→ About this task: Copy out the full listing that comes next, exactly.

→ Data to process:
┌──
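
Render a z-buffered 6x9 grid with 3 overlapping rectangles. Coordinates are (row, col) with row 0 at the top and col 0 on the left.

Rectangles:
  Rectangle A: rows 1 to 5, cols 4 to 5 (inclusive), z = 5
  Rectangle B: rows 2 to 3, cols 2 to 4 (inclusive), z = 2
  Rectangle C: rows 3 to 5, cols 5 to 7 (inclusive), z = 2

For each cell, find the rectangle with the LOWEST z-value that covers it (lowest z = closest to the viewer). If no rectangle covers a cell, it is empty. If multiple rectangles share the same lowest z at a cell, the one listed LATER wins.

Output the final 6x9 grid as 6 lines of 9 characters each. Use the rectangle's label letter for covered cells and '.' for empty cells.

.........
....AA...
..BBBA...
..BBBCCC.
....ACCC.
....ACCC.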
└──
→ Response for this exercise:
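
Render a z-buffered 6x9 grid with 3 overlapping rectangles. Coordinates are (row, col) with row 0 at the top and col 0 on the left.

Rectangles:
  Rectangle A: rows 1 to 5, cols 4 to 5 (inclusive), z = 5
  Rectangle B: rows 2 to 3, cols 2 to 4 (inclusive), z = 2
  Rectangle C: rows 3 to 5, cols 5 to 7 (inclusive), z = 2

For each cell, find the rectangle with the LOWEST z-value that covers it (lowest z = closest to the viewer). If no rectangle covers a cell, it is empty. If multiple rectangles share the same lowest z at a cell, the one listed LATER wins.

Output the final 6x9 grid as 6 lines of 9 characters each. Use the rectangle's label letter for covered cells and '.' for empty cells.

.........
....AA...
..BBBA...
..BBBCCC.
....ACCC.
....ACCC.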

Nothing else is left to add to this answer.